> ACTIVITY
Once you find the line with "(-10*v - 8) * (-9*v^2" in the data that follows, repeat it and every line after it exactly, through the line with "q^3 - q^2 - 41*q".
⁂
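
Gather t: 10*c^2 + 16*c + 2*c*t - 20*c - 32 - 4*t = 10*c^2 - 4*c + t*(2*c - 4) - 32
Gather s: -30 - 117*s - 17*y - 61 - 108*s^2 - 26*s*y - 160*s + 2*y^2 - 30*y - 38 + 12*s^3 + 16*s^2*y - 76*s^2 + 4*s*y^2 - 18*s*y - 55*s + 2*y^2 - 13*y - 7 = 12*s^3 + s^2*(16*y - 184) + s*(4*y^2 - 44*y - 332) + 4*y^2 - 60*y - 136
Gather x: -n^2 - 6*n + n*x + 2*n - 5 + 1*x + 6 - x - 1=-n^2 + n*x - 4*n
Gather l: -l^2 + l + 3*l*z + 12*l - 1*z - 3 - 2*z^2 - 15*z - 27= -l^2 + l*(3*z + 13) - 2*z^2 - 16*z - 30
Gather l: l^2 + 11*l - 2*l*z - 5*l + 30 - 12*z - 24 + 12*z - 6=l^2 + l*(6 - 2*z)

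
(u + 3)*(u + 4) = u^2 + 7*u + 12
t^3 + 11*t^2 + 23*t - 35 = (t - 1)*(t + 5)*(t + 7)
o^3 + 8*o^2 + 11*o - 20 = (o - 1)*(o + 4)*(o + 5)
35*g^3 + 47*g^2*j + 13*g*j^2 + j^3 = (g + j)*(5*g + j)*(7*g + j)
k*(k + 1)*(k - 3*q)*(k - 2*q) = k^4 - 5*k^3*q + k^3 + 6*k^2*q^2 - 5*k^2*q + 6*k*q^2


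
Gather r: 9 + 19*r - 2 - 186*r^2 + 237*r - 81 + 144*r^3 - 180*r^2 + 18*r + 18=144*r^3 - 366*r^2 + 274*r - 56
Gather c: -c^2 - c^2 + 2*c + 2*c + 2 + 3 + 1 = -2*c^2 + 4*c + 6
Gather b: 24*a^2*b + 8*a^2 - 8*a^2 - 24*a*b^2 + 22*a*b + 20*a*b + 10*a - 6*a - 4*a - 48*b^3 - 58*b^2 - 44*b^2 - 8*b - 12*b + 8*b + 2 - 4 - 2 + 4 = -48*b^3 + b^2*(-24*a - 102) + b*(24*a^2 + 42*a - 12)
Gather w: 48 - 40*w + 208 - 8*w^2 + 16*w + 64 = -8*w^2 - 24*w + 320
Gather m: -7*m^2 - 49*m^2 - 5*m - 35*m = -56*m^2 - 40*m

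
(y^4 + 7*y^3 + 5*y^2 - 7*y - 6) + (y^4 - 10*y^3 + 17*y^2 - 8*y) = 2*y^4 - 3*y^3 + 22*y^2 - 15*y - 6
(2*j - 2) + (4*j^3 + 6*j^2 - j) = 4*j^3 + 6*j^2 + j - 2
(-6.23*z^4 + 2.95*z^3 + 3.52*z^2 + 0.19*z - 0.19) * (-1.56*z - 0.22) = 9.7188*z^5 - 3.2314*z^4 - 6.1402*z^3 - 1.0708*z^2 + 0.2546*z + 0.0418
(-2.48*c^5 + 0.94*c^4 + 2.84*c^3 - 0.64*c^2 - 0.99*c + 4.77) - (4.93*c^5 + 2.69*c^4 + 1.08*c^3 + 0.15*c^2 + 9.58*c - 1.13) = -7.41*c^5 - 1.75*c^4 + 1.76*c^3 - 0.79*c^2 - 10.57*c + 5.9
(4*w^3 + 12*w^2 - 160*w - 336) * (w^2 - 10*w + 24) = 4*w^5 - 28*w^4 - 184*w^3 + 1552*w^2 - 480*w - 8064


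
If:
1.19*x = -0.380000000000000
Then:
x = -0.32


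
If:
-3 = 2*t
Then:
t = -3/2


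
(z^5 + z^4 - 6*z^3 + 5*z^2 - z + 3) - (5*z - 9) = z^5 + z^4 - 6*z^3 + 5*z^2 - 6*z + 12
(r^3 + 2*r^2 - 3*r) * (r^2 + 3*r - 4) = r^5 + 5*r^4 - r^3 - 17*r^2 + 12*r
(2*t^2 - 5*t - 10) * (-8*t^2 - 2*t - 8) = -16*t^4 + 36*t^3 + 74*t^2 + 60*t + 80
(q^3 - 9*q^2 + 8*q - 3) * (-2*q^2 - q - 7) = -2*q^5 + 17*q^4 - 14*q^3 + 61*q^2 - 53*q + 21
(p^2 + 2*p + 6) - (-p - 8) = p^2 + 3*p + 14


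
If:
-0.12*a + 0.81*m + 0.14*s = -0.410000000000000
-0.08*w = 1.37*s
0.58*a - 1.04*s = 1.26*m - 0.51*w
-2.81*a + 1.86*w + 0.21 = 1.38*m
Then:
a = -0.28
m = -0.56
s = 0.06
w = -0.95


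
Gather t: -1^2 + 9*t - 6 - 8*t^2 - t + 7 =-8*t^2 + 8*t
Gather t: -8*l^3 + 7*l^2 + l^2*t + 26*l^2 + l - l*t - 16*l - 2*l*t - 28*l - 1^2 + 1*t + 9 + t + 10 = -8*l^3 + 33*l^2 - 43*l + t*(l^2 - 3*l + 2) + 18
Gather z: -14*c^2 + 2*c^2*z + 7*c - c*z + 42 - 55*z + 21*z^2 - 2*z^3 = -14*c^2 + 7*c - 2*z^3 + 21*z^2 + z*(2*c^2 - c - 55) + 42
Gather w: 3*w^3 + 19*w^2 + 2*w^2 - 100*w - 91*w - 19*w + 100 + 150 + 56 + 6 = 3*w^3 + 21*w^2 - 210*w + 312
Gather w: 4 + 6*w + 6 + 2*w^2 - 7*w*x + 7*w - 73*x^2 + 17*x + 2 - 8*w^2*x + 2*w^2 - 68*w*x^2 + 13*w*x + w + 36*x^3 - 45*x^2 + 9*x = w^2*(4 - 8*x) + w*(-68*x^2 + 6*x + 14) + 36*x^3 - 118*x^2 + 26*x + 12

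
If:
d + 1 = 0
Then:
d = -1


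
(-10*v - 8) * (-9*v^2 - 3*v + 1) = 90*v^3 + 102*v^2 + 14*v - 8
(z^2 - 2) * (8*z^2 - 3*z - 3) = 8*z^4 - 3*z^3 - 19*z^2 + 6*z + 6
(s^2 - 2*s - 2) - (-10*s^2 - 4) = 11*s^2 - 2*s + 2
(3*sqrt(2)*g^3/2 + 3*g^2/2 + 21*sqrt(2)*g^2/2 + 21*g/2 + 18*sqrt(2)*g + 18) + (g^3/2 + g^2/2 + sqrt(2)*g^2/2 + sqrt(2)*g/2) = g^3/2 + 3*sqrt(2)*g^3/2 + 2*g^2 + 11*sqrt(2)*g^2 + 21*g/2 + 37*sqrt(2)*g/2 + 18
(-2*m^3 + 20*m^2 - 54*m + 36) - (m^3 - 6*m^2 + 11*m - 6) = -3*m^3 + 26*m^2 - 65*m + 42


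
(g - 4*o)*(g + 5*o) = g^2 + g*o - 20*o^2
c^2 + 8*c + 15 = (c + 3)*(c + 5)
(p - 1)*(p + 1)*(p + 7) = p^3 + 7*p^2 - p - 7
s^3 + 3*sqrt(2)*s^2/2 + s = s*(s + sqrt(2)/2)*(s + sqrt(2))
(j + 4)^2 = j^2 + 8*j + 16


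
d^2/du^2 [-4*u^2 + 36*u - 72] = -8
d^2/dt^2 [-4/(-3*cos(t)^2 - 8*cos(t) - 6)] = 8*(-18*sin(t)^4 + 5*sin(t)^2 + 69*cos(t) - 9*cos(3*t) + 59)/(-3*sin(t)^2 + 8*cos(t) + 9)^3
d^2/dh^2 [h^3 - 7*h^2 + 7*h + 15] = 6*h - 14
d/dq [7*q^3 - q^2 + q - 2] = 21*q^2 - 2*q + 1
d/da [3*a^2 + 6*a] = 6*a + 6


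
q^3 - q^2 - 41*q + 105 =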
⁂
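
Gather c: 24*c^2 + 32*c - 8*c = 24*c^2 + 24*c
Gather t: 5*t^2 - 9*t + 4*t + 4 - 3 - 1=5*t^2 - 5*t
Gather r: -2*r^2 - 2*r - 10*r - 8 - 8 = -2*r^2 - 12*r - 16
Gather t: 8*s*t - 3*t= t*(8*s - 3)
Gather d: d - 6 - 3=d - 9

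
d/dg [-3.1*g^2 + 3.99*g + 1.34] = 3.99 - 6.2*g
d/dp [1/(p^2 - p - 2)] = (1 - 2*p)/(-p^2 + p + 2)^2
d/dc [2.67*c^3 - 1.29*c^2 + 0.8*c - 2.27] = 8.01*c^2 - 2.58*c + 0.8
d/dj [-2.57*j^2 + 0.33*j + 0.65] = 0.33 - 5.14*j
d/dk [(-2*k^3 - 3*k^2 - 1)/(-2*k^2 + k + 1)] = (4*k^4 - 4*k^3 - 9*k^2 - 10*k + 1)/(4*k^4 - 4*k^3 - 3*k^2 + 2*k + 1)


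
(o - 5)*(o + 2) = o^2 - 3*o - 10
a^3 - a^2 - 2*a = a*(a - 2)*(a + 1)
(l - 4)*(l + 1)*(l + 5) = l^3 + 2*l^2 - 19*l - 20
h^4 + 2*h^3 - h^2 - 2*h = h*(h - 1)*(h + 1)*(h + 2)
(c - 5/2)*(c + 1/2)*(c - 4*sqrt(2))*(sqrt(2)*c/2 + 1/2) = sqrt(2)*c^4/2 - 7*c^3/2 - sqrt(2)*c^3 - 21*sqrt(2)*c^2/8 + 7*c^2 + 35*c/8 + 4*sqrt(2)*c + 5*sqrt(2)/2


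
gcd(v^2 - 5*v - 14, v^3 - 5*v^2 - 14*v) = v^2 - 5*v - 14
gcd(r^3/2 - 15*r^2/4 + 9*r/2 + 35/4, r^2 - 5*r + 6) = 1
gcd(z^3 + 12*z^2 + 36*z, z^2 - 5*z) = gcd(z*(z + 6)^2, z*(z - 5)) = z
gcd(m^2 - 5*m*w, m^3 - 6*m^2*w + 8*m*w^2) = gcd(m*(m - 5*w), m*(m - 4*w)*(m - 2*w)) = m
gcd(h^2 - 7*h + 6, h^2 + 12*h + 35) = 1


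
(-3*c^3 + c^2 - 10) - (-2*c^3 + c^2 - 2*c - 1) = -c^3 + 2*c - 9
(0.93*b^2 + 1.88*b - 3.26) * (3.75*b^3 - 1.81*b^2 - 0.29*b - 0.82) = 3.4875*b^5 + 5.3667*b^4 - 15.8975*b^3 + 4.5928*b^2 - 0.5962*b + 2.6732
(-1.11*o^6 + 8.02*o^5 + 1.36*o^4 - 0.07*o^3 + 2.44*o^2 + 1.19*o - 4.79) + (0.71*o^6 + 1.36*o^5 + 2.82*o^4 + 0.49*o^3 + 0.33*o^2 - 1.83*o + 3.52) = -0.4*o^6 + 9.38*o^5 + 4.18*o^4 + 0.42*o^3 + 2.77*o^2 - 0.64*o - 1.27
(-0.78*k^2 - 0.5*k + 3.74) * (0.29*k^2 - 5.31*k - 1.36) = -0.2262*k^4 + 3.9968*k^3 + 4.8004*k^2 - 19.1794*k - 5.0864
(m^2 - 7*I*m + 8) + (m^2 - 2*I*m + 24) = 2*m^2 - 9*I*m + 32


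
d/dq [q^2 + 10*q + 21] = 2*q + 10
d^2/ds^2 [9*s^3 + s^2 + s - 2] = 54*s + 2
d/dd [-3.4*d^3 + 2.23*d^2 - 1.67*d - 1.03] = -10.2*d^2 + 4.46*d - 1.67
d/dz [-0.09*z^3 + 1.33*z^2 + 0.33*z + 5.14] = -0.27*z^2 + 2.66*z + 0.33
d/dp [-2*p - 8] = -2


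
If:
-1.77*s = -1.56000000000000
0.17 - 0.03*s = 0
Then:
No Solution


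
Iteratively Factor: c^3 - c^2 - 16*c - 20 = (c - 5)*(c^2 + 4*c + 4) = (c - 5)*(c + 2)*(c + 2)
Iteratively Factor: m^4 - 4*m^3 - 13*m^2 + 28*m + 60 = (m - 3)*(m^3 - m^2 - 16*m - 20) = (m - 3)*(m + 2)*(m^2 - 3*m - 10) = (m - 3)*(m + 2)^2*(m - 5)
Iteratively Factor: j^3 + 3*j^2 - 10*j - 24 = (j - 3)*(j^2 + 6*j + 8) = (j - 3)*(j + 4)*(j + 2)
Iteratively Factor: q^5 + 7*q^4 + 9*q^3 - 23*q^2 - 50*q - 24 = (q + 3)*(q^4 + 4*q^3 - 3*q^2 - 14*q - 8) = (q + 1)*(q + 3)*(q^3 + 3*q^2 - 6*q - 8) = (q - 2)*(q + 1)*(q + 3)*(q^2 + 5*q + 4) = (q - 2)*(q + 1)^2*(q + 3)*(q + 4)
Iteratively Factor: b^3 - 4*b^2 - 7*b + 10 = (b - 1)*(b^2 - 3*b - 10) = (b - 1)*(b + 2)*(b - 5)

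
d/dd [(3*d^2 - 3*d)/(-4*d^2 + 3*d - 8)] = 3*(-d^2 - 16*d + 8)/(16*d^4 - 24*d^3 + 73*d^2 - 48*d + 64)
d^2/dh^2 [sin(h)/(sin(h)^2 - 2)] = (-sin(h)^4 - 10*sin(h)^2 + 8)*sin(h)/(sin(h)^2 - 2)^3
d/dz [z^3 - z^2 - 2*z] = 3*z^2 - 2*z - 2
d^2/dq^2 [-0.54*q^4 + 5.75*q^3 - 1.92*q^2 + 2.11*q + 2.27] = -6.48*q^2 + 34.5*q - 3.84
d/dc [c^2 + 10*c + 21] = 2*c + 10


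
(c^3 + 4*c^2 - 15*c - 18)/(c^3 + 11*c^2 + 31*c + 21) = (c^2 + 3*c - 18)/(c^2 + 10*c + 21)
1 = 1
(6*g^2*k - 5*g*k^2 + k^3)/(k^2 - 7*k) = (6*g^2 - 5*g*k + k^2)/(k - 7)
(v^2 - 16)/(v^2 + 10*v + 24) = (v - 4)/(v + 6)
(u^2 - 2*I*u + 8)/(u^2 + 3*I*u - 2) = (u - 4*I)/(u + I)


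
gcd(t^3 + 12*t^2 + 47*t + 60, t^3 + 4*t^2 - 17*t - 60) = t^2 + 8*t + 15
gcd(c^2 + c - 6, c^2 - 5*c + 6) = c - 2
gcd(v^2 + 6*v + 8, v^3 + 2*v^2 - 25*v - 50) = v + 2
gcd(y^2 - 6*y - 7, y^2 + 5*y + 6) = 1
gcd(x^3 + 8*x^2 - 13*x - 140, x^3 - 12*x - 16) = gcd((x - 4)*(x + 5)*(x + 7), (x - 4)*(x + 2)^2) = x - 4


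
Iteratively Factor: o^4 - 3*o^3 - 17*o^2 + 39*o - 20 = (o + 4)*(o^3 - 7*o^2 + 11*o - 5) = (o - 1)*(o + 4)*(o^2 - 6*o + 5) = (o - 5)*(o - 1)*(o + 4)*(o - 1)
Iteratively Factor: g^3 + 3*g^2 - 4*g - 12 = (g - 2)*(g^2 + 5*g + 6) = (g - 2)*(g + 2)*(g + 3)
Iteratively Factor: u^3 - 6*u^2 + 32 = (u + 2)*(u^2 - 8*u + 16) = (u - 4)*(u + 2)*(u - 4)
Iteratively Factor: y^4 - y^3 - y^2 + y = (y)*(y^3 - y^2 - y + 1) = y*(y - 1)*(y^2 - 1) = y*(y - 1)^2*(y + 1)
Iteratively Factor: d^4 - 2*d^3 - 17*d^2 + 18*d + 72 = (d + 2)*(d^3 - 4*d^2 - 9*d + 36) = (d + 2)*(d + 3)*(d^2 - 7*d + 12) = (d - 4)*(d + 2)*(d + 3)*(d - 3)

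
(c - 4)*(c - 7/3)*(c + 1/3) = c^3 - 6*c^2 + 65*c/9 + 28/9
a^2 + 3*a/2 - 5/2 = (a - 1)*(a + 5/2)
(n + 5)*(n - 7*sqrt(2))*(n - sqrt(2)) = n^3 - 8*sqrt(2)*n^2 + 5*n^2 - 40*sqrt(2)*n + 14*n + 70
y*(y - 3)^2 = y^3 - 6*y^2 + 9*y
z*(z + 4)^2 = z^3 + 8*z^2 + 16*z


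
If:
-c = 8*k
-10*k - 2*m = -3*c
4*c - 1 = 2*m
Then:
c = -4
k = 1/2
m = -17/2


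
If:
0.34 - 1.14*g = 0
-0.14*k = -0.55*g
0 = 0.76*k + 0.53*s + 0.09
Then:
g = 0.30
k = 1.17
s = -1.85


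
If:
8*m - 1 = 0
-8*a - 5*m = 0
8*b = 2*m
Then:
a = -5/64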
⁂
> RESPONSE
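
(-10*v - 8) * (-9*v^2 - 3*v + 1) = 90*v^3 + 102*v^2 + 14*v - 8
(z^2 - 2) * (8*z^2 - 3*z - 3) = 8*z^4 - 3*z^3 - 19*z^2 + 6*z + 6
(s^2 - 2*s - 2) - (-10*s^2 - 4) = 11*s^2 - 2*s + 2
(3*sqrt(2)*g^3/2 + 3*g^2/2 + 21*sqrt(2)*g^2/2 + 21*g/2 + 18*sqrt(2)*g + 18) + (g^3/2 + g^2/2 + sqrt(2)*g^2/2 + sqrt(2)*g/2) = g^3/2 + 3*sqrt(2)*g^3/2 + 2*g^2 + 11*sqrt(2)*g^2 + 21*g/2 + 37*sqrt(2)*g/2 + 18
(-2*m^3 + 20*m^2 - 54*m + 36) - (m^3 - 6*m^2 + 11*m - 6) = -3*m^3 + 26*m^2 - 65*m + 42


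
(g - 4*o)*(g + 5*o) = g^2 + g*o - 20*o^2
c^2 + 8*c + 15 = (c + 3)*(c + 5)
(p - 1)*(p + 1)*(p + 7) = p^3 + 7*p^2 - p - 7
s^3 + 3*sqrt(2)*s^2/2 + s = s*(s + sqrt(2)/2)*(s + sqrt(2))
(j + 4)^2 = j^2 + 8*j + 16


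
d^2/du^2 [-4*u^2 + 36*u - 72] = -8
d^2/dt^2 [-4/(-3*cos(t)^2 - 8*cos(t) - 6)] = 8*(-18*sin(t)^4 + 5*sin(t)^2 + 69*cos(t) - 9*cos(3*t) + 59)/(-3*sin(t)^2 + 8*cos(t) + 9)^3
d^2/dh^2 [h^3 - 7*h^2 + 7*h + 15] = 6*h - 14
d/dq [7*q^3 - q^2 + q - 2] = 21*q^2 - 2*q + 1
d/da [3*a^2 + 6*a] = 6*a + 6


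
q^3 - q^2 - 41*q + 105 =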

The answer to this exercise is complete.